> Material for this task
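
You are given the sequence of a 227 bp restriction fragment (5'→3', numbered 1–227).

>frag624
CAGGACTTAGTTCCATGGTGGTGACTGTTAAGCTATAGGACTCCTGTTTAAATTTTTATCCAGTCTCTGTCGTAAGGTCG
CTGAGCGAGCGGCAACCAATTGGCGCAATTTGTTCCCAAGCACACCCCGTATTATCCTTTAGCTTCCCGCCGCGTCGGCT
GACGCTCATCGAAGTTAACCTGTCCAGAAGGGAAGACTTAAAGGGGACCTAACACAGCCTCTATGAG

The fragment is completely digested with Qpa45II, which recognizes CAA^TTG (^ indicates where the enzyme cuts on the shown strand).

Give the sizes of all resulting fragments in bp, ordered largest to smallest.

128, 99 bp

The Qpa45II site (CAATTG) starts at position 97.
Qpa45II cuts after base 3 of each site, so after position 99.
Linear molecule, 1 cut → 2 fragments:
  1–99 → 99 bp
  100–227 → 128 bp
Sorted largest to smallest: 128, 99 bp.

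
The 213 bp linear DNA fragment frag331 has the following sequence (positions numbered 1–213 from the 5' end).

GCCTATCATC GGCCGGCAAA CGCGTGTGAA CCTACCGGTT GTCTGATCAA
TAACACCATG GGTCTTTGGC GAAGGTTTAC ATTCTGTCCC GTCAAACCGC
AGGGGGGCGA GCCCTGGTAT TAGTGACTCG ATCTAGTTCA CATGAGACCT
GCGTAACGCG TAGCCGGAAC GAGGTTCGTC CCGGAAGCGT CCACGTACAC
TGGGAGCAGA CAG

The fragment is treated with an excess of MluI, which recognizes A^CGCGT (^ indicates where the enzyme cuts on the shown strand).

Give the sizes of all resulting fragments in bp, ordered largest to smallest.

136, 57, 20 bp

MluI sites (ACGCGT) start at positions 20, 156.
MluI cuts after the first base of each site, so after positions 20, 156.
Linear molecule, 2 cuts → 3 fragments:
  1–20 → 20 bp
  21–156 → 136 bp
  157–213 → 57 bp
Sorted largest to smallest: 136, 57, 20 bp.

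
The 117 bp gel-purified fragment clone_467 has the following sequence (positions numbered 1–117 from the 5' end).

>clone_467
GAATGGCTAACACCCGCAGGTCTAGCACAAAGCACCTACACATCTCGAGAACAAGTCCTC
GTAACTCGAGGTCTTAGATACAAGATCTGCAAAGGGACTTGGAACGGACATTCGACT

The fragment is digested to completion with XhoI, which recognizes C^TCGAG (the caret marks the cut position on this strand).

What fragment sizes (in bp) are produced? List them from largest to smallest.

XhoI sites (CTCGAG) start at positions 44, 65.
XhoI cuts after the first base of each site, so after positions 44, 65.
Linear molecule, 2 cuts → 3 fragments:
  1–44 → 44 bp
  45–65 → 21 bp
  66–117 → 52 bp
Sorted largest to smallest: 52, 44, 21 bp.

52, 44, 21 bp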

> Task requirements
Each entry above is to be written out exactly.

> Result of the task
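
You are given the sequence of a 227 bp restriction fragment (5'→3', numbered 1–227).

>frag624
CAGGACTTAGTTCCATGGTGGTGACTGTTAAGCTATAGGACTCCTGTTTAAATTTTTATCCAGTCTCTGTCGTAAGGTCG
CTGAGCGAGCGGCAACCAATTGGCGCAATTTGTTCCCAAGCACACCCCGTATTATCCTTTAGCTTCCCGCCGCGTCGGCT
GACGCTCATCGAAGTTAACCTGTCCAGAAGGGAAGACTTAAAGGGGACCTAACACAGCCTCTATGAG

The fragment is completely digested with Qpa45II, which recognizes CAA^TTG (^ indicates where the enzyme cuts on the shown strand).

Give the sizes of all resulting fragments in bp, ordered largest to smallest.

128, 99 bp

The Qpa45II site (CAATTG) starts at position 97.
Qpa45II cuts after base 3 of each site, so after position 99.
Linear molecule, 1 cut → 2 fragments:
  1–99 → 99 bp
  100–227 → 128 bp
Sorted largest to smallest: 128, 99 bp.

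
The 213 bp linear DNA fragment frag331 has the following sequence (positions numbered 1–213 from the 5' end).

GCCTATCATC GGCCGGCAAA CGCGTGTGAA CCTACCGGTT GTCTGATCAA
TAACACCATG GGTCTTTGGC GAAGGTTTAC ATTCTGTCCC GTCAAACCGC
AGGGGGGCGA GCCCTGGTAT TAGTGACTCG ATCTAGTTCA CATGAGACCT
GCGTAACGCG TAGCCGGAAC GAGGTTCGTC CCGGAAGCGT CCACGTACAC
TGGGAGCAGA CAG

The fragment is treated with an excess of MluI, which recognizes A^CGCGT (^ indicates where the enzyme cuts on the shown strand).

Give the sizes of all resulting fragments in bp, ordered largest to smallest.

136, 57, 20 bp

MluI sites (ACGCGT) start at positions 20, 156.
MluI cuts after the first base of each site, so after positions 20, 156.
Linear molecule, 2 cuts → 3 fragments:
  1–20 → 20 bp
  21–156 → 136 bp
  157–213 → 57 bp
Sorted largest to smallest: 136, 57, 20 bp.

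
The 117 bp gel-purified fragment clone_467 has the following sequence (positions numbered 1–117 from the 5' end).

>clone_467
GAATGGCTAACACCCGCAGGTCTAGCACAAAGCACCTACACATCTCGAGAACAAGTCCTC
GTAACTCGAGGTCTTAGATACAAGATCTGCAAAGGGACTTGGAACGGACATTCGACT

The fragment is digested to completion with XhoI, which recognizes C^TCGAG (the caret marks the cut position on this strand).

What fragment sizes (in bp) are produced? List them from largest to smallest.

XhoI sites (CTCGAG) start at positions 44, 65.
XhoI cuts after the first base of each site, so after positions 44, 65.
Linear molecule, 2 cuts → 3 fragments:
  1–44 → 44 bp
  45–65 → 21 bp
  66–117 → 52 bp
Sorted largest to smallest: 52, 44, 21 bp.

52, 44, 21 bp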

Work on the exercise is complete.